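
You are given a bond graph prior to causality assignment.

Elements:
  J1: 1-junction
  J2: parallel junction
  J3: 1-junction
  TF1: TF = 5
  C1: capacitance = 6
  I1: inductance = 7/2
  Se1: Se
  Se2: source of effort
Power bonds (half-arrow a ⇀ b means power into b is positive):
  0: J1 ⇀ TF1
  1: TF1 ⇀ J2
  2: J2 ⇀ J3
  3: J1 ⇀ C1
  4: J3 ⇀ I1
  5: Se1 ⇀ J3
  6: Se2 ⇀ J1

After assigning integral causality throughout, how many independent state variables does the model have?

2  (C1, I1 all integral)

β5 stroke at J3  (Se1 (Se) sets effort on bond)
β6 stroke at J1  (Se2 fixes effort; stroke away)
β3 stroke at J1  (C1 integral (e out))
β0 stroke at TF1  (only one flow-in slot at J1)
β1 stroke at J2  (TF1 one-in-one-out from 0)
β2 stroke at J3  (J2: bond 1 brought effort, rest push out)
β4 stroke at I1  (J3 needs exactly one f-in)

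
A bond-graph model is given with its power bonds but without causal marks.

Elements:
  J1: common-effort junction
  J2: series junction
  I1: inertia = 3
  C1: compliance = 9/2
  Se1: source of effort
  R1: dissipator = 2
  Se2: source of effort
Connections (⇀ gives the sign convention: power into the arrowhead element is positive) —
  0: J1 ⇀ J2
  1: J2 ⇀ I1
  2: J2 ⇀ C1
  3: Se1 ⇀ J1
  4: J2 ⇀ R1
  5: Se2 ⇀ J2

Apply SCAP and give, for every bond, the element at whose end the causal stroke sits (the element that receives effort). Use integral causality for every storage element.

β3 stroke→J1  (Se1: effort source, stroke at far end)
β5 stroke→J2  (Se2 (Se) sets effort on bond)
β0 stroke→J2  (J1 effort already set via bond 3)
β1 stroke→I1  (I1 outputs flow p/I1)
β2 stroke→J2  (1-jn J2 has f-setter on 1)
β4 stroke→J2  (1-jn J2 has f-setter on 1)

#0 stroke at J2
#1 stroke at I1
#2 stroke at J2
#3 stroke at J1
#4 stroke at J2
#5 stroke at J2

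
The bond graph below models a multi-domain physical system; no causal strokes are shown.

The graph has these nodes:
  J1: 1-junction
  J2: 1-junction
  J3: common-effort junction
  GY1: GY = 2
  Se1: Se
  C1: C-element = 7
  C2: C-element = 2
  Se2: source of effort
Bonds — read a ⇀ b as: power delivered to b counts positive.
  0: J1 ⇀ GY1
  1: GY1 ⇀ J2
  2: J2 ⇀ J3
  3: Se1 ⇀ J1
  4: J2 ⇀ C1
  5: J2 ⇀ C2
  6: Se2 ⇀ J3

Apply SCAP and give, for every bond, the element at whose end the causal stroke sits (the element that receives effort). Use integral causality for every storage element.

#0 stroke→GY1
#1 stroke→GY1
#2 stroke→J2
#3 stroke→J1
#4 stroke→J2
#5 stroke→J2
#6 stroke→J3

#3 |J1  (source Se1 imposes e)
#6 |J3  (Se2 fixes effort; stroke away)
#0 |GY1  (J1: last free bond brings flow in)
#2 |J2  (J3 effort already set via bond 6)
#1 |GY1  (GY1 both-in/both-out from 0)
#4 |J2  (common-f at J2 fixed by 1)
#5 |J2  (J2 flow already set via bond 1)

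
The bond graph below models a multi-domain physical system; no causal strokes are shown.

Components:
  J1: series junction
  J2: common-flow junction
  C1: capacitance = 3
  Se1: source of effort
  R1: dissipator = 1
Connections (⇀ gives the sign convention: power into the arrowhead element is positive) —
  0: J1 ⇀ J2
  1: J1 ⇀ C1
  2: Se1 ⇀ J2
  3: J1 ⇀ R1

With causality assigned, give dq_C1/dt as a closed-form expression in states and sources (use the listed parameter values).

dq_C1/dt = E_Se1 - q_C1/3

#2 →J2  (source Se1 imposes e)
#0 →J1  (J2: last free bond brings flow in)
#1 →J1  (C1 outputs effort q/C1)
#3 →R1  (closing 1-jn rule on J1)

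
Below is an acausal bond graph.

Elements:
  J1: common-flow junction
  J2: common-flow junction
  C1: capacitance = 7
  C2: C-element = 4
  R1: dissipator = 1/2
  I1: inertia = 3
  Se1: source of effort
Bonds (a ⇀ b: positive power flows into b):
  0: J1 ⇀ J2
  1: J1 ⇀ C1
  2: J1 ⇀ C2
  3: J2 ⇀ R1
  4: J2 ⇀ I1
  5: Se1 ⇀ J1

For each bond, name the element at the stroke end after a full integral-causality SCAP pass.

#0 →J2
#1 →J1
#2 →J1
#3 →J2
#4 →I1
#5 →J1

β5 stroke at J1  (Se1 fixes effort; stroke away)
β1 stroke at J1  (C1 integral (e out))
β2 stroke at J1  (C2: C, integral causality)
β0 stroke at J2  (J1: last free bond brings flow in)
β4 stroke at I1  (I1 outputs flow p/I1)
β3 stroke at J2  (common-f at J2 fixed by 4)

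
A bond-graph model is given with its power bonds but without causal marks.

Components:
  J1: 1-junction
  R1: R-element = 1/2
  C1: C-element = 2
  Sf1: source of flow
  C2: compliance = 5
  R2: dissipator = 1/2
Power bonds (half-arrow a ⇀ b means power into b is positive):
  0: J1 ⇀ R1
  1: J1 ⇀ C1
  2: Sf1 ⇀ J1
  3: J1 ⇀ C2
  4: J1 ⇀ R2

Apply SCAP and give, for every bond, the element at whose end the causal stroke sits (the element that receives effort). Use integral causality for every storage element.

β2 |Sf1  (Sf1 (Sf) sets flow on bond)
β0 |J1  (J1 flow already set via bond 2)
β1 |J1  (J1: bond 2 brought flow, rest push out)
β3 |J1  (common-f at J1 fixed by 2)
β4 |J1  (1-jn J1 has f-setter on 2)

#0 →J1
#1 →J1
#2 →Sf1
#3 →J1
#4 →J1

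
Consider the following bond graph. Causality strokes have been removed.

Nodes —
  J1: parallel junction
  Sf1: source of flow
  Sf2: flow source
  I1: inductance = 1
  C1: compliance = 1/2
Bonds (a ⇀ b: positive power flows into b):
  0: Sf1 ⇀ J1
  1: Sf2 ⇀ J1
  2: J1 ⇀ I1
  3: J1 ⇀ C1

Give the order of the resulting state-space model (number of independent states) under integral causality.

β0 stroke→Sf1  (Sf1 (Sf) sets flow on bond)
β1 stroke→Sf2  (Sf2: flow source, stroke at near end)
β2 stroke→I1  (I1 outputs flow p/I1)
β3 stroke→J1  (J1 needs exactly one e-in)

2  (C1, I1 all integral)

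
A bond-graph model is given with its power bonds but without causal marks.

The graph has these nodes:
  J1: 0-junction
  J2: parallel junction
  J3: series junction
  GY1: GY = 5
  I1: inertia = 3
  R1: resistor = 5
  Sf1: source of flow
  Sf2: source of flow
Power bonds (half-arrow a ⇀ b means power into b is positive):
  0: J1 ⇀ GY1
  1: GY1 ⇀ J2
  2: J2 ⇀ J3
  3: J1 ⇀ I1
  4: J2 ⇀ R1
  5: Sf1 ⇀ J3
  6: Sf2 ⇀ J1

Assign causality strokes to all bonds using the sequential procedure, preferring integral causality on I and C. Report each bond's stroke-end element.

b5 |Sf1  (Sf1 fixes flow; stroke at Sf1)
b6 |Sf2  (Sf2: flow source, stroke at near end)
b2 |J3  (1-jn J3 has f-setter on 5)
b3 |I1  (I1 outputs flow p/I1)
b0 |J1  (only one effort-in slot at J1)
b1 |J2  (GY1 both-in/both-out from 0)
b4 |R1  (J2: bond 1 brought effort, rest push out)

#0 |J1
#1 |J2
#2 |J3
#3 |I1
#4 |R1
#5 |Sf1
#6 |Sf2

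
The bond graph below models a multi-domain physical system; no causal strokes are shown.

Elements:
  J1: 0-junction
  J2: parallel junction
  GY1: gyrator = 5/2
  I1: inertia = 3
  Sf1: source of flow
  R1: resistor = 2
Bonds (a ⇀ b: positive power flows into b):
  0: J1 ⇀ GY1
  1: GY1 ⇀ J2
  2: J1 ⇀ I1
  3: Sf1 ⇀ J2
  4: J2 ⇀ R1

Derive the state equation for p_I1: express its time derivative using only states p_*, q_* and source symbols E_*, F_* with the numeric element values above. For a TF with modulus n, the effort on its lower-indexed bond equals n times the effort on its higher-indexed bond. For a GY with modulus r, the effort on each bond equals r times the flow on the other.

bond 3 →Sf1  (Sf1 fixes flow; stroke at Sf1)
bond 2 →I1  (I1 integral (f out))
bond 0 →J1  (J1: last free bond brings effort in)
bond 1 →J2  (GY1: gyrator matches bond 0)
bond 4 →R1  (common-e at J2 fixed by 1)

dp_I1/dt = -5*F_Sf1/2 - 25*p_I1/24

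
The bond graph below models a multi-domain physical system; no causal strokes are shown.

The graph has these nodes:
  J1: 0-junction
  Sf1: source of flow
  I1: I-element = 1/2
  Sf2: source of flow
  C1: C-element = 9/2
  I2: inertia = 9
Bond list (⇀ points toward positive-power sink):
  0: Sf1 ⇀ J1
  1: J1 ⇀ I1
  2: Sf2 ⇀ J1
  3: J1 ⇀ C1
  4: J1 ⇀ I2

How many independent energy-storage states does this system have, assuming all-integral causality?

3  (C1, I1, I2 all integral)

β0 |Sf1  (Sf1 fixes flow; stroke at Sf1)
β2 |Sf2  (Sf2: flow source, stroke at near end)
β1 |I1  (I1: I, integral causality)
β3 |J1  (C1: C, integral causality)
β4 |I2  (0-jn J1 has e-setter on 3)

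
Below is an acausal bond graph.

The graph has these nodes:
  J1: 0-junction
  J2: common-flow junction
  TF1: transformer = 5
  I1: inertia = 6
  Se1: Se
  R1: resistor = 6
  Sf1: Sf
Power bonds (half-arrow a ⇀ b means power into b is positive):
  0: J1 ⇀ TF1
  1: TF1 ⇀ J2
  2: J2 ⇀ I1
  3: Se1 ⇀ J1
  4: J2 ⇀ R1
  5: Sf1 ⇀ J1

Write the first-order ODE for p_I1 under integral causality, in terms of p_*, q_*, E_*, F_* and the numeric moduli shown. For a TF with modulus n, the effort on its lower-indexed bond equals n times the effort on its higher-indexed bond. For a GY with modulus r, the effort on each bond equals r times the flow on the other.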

════════════════

Supply the count of lines in the entries that contain the word "compliance", and nothing besides.

* RESULT FOR THIS TASK
3